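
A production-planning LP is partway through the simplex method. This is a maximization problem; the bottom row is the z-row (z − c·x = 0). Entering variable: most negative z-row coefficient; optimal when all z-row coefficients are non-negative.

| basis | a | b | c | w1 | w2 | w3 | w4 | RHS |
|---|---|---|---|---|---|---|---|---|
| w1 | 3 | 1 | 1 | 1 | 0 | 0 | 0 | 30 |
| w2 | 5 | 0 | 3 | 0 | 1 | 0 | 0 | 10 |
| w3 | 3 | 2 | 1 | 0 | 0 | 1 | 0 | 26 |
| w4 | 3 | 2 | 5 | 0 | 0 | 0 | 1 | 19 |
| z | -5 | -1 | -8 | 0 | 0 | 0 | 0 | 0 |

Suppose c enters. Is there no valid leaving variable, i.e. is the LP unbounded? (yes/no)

no

Column c has positive entries in row(s) 1, 2, 3, 4, so the ratio test bounds it — not unbounded.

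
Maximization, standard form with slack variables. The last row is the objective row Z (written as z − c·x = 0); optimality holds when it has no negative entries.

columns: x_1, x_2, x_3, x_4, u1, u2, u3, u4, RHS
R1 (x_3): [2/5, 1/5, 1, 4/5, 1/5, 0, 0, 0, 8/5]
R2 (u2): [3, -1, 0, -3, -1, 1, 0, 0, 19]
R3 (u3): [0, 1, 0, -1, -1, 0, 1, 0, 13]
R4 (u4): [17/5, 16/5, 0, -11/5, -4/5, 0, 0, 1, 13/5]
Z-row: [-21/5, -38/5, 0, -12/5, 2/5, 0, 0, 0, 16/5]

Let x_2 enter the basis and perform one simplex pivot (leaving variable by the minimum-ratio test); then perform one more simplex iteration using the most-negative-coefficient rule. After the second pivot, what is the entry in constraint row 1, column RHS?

23/15

Ratio test on column x_2 — row 1: (8/5)/(1/5) = 8; row 2: entry -1 ≤ 0; row 3: 13/1 = 13; row 4: (13/5)/(16/5) = 13/16. Minimum is 13/16 at row 4 (u4 leaves); pivot element 16/5.
Divide row 4 by 16/5; eliminate column x_2 from the other rows.
Second iteration: most negative Z-row entry is -61/8 in column x_4, so x_4 enters.
Ratio test on column x_4 — row 1: (23/16)/(15/16) = 23/15; row 2: entry -59/16 ≤ 0; row 3: entry -5/16 ≤ 0; row 4: entry -11/16 ≤ 0. Minimum is 23/15 at row 1 (x_3 leaves); pivot element 15/16.
Divide row 1 by 15/16; eliminate column x_4 from the other rows.
After both pivots, the entry at constraint row 1, column RHS is 23/15.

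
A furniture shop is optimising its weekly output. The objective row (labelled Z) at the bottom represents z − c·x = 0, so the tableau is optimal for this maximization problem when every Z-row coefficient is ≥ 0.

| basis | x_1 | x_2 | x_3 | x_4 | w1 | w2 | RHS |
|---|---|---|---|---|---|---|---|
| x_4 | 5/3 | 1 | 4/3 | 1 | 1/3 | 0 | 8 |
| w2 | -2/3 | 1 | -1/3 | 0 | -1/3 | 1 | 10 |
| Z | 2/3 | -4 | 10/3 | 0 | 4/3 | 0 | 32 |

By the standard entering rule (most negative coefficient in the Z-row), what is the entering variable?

x_2

Negative Z-row entries: x_2: -4.
The most negative is -4 in column x_2, so x_2 enters.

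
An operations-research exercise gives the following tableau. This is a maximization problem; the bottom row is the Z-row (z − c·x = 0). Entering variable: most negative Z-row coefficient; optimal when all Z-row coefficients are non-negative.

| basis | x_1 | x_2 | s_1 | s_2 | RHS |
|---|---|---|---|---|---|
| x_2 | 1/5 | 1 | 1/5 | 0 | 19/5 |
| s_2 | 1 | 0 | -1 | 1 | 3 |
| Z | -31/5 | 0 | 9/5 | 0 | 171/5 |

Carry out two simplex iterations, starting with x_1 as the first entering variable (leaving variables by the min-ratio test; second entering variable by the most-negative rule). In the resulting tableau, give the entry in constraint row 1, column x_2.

Ratio test on column x_1 — row 1: (19/5)/(1/5) = 19; row 2: 3/1 = 3. Minimum is 3 at row 2 (s_2 leaves); pivot element 1.
Divide row 2 by 1; eliminate column x_1 from the other rows.
Second iteration: most negative Z-row entry is -22/5 in column s_1, so s_1 enters.
Ratio test on column s_1 — row 1: (16/5)/(2/5) = 8; row 2: entry -1 ≤ 0. Minimum is 8 at row 1 (x_2 leaves); pivot element 2/5.
Divide row 1 by 2/5; eliminate column s_1 from the other rows.
After both pivots, the entry at constraint row 1, column x_2 is 5/2.

5/2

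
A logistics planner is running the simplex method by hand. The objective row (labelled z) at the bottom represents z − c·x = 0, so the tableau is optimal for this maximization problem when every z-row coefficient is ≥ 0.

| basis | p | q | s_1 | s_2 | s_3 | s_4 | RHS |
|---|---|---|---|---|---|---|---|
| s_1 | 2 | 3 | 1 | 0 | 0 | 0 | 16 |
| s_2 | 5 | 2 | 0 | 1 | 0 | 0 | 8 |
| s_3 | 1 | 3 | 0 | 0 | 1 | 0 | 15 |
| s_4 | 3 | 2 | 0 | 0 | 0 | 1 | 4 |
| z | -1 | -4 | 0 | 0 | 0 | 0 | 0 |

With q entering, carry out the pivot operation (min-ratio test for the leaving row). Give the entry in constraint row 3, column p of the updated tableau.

Ratio test on column q — row 1: 16/3 = 16/3; row 2: 8/2 = 4; row 3: 15/3 = 5; row 4: 4/2 = 2. Minimum is 2 at row 4 (s_4 leaves); pivot element 2.
Divide row 4 by 2; eliminate column q from the other rows.
Row 3 update in column p: 1 − 3·(3/2) = -7/2.

-7/2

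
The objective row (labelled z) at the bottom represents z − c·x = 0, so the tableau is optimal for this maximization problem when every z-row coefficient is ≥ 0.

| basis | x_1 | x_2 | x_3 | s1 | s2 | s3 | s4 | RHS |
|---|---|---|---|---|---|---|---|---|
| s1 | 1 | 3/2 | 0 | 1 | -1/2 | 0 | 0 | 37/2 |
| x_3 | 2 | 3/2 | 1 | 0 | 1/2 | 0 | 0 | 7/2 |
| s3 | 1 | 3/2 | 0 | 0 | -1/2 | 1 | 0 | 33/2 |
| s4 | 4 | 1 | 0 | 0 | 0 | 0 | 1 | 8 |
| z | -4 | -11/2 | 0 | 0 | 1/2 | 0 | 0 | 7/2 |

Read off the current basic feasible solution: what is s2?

s2 is not in the basis, so in the current basic feasible solution s2 = 0.

0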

* THE PROBLEM *
The lines holding the word "method" are the answer. Pull them out of the records and copy them.

* TASK RESPONSE *
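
A production-planning LP is partway through the simplex method. This is a maximization problem; the bottom row is the z-row (z − c·x = 0). Entering variable: most negative z-row coefficient; optimal when all z-row coefficients are non-negative.
A logistics planner is running the simplex method by hand. The objective row (labelled z) at the bottom represents z − c·x = 0, so the tableau is optimal for this maximization problem when every z-row coefficient is ≥ 0.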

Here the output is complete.